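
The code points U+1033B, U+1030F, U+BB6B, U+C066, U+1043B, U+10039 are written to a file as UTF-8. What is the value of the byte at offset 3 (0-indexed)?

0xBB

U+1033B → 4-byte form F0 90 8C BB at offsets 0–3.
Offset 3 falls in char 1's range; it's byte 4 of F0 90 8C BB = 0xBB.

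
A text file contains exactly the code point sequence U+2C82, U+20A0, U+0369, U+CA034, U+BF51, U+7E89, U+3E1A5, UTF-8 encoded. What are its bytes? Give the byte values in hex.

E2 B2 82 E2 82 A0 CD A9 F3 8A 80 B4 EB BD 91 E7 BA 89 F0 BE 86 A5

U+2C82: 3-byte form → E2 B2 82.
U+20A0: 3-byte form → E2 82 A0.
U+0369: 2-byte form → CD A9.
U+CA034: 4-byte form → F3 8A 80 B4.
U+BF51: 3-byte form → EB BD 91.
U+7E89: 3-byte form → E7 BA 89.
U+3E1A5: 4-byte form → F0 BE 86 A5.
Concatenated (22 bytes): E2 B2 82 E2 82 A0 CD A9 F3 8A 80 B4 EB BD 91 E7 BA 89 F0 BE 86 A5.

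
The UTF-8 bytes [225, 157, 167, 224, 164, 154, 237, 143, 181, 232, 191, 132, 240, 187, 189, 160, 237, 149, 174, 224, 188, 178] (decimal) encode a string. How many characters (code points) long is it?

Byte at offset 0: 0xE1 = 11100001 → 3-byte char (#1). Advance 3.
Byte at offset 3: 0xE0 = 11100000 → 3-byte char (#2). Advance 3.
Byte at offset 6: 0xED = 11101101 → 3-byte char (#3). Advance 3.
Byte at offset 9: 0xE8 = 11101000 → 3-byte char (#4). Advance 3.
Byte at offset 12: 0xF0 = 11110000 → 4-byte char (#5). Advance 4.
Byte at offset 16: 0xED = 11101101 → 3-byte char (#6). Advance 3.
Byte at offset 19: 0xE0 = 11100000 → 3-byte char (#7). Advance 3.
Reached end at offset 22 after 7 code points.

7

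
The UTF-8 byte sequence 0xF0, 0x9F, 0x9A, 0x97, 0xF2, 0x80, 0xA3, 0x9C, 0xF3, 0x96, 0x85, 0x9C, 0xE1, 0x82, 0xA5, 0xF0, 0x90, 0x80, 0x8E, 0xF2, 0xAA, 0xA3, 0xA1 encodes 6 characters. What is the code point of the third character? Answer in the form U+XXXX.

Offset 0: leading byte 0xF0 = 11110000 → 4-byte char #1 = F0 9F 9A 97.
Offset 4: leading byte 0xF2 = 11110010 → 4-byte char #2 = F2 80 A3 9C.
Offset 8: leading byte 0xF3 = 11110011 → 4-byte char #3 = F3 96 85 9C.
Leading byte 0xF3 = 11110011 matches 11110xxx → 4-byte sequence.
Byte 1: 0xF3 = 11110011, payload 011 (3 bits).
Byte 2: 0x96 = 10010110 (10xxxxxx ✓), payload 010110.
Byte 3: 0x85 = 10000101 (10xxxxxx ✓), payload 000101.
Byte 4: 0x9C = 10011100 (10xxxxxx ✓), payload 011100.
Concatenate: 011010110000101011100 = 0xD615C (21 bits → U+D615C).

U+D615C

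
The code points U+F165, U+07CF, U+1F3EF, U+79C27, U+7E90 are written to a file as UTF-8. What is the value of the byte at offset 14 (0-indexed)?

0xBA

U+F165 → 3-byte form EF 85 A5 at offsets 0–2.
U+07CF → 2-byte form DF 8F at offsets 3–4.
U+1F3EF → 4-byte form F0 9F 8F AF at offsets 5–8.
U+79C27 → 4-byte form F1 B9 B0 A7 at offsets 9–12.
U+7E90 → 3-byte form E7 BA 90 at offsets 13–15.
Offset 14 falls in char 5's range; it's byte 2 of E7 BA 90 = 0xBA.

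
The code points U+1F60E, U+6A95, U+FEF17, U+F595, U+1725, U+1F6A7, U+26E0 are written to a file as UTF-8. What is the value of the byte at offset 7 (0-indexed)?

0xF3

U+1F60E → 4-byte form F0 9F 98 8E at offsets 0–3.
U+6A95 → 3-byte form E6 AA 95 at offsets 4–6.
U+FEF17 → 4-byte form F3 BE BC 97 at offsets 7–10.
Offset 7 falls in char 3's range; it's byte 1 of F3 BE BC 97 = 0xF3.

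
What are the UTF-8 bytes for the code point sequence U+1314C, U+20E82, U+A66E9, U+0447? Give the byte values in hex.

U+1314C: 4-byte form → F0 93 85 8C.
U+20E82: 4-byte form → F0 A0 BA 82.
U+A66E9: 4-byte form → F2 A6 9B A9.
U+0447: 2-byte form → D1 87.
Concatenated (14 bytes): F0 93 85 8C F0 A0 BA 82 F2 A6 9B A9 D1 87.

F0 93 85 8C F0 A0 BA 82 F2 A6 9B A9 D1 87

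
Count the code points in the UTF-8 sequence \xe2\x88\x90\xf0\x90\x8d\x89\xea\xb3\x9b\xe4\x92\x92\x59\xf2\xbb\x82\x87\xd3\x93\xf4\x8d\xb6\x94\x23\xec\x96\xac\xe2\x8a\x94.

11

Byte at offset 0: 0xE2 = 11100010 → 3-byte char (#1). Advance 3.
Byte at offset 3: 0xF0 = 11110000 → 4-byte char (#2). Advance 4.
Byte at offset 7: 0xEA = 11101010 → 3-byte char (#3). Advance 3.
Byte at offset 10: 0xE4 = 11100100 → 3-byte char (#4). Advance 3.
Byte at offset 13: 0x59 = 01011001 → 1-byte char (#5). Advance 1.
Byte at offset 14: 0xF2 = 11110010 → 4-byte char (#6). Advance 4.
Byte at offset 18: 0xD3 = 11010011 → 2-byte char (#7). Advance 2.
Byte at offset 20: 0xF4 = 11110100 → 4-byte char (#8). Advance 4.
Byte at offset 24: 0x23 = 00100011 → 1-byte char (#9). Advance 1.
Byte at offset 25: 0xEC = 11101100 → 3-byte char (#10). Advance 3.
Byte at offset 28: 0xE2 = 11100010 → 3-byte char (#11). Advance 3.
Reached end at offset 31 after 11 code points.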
★ ★ ★ ★ ★
▶ **YOUR OBJECTIVE**
The records above need to be retyped in full, exactly as they stand.

▶ **RESPONSE TO THIS TASK**
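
The code points U+1033B, U+1030F, U+BB6B, U+C066, U+1043B, U+10039 are written to a file as UTF-8. What is the value of the byte at offset 3 (0-indexed)?

0xBB

U+1033B → 4-byte form F0 90 8C BB at offsets 0–3.
Offset 3 falls in char 1's range; it's byte 4 of F0 90 8C BB = 0xBB.

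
A text file contains exactly the code point sequence U+2C82, U+20A0, U+0369, U+CA034, U+BF51, U+7E89, U+3E1A5, UTF-8 encoded. What are its bytes? Give the byte values in hex.

E2 B2 82 E2 82 A0 CD A9 F3 8A 80 B4 EB BD 91 E7 BA 89 F0 BE 86 A5

U+2C82: 3-byte form → E2 B2 82.
U+20A0: 3-byte form → E2 82 A0.
U+0369: 2-byte form → CD A9.
U+CA034: 4-byte form → F3 8A 80 B4.
U+BF51: 3-byte form → EB BD 91.
U+7E89: 3-byte form → E7 BA 89.
U+3E1A5: 4-byte form → F0 BE 86 A5.
Concatenated (22 bytes): E2 B2 82 E2 82 A0 CD A9 F3 8A 80 B4 EB BD 91 E7 BA 89 F0 BE 86 A5.

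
The UTF-8 bytes [225, 157, 167, 224, 164, 154, 237, 143, 181, 232, 191, 132, 240, 187, 189, 160, 237, 149, 174, 224, 188, 178] (decimal) encode a string. How many characters (code points) long is it?

Byte at offset 0: 0xE1 = 11100001 → 3-byte char (#1). Advance 3.
Byte at offset 3: 0xE0 = 11100000 → 3-byte char (#2). Advance 3.
Byte at offset 6: 0xED = 11101101 → 3-byte char (#3). Advance 3.
Byte at offset 9: 0xE8 = 11101000 → 3-byte char (#4). Advance 3.
Byte at offset 12: 0xF0 = 11110000 → 4-byte char (#5). Advance 4.
Byte at offset 16: 0xED = 11101101 → 3-byte char (#6). Advance 3.
Byte at offset 19: 0xE0 = 11100000 → 3-byte char (#7). Advance 3.
Reached end at offset 22 after 7 code points.

7

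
The UTF-8 byte sequence 0xF0, 0x9F, 0x9A, 0x97, 0xF2, 0x80, 0xA3, 0x9C, 0xF3, 0x96, 0x85, 0x9C, 0xE1, 0x82, 0xA5, 0xF0, 0x90, 0x80, 0x8E, 0xF2, 0xAA, 0xA3, 0xA1 encodes 6 characters. What is the code point of the third character? Answer in the form U+XXXX.

Offset 0: leading byte 0xF0 = 11110000 → 4-byte char #1 = F0 9F 9A 97.
Offset 4: leading byte 0xF2 = 11110010 → 4-byte char #2 = F2 80 A3 9C.
Offset 8: leading byte 0xF3 = 11110011 → 4-byte char #3 = F3 96 85 9C.
Leading byte 0xF3 = 11110011 matches 11110xxx → 4-byte sequence.
Byte 1: 0xF3 = 11110011, payload 011 (3 bits).
Byte 2: 0x96 = 10010110 (10xxxxxx ✓), payload 010110.
Byte 3: 0x85 = 10000101 (10xxxxxx ✓), payload 000101.
Byte 4: 0x9C = 10011100 (10xxxxxx ✓), payload 011100.
Concatenate: 011010110000101011100 = 0xD615C (21 bits → U+D615C).

U+D615C

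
The code points U+F165, U+07CF, U+1F3EF, U+79C27, U+7E90 are written to a file as UTF-8. What is the value of the byte at offset 14 (0-indexed)?

0xBA

U+F165 → 3-byte form EF 85 A5 at offsets 0–2.
U+07CF → 2-byte form DF 8F at offsets 3–4.
U+1F3EF → 4-byte form F0 9F 8F AF at offsets 5–8.
U+79C27 → 4-byte form F1 B9 B0 A7 at offsets 9–12.
U+7E90 → 3-byte form E7 BA 90 at offsets 13–15.
Offset 14 falls in char 5's range; it's byte 2 of E7 BA 90 = 0xBA.

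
The code points U+1F60E, U+6A95, U+FEF17, U+F595, U+1725, U+1F6A7, U+26E0 are written to a file as UTF-8. What is the value of the byte at offset 7 (0-indexed)?

0xF3

U+1F60E → 4-byte form F0 9F 98 8E at offsets 0–3.
U+6A95 → 3-byte form E6 AA 95 at offsets 4–6.
U+FEF17 → 4-byte form F3 BE BC 97 at offsets 7–10.
Offset 7 falls in char 3's range; it's byte 1 of F3 BE BC 97 = 0xF3.

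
What are the UTF-8 bytes for the code point sequence U+1314C, U+20E82, U+A66E9, U+0447? Give the byte values in hex.

U+1314C: 4-byte form → F0 93 85 8C.
U+20E82: 4-byte form → F0 A0 BA 82.
U+A66E9: 4-byte form → F2 A6 9B A9.
U+0447: 2-byte form → D1 87.
Concatenated (14 bytes): F0 93 85 8C F0 A0 BA 82 F2 A6 9B A9 D1 87.

F0 93 85 8C F0 A0 BA 82 F2 A6 9B A9 D1 87

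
Count the code points in the UTF-8 sequence \xe2\x88\x90\xf0\x90\x8d\x89\xea\xb3\x9b\xe4\x92\x92\x59\xf2\xbb\x82\x87\xd3\x93\xf4\x8d\xb6\x94\x23\xec\x96\xac\xe2\x8a\x94.

11

Byte at offset 0: 0xE2 = 11100010 → 3-byte char (#1). Advance 3.
Byte at offset 3: 0xF0 = 11110000 → 4-byte char (#2). Advance 4.
Byte at offset 7: 0xEA = 11101010 → 3-byte char (#3). Advance 3.
Byte at offset 10: 0xE4 = 11100100 → 3-byte char (#4). Advance 3.
Byte at offset 13: 0x59 = 01011001 → 1-byte char (#5). Advance 1.
Byte at offset 14: 0xF2 = 11110010 → 4-byte char (#6). Advance 4.
Byte at offset 18: 0xD3 = 11010011 → 2-byte char (#7). Advance 2.
Byte at offset 20: 0xF4 = 11110100 → 4-byte char (#8). Advance 4.
Byte at offset 24: 0x23 = 00100011 → 1-byte char (#9). Advance 1.
Byte at offset 25: 0xEC = 11101100 → 3-byte char (#10). Advance 3.
Byte at offset 28: 0xE2 = 11100010 → 3-byte char (#11). Advance 3.
Reached end at offset 31 after 11 code points.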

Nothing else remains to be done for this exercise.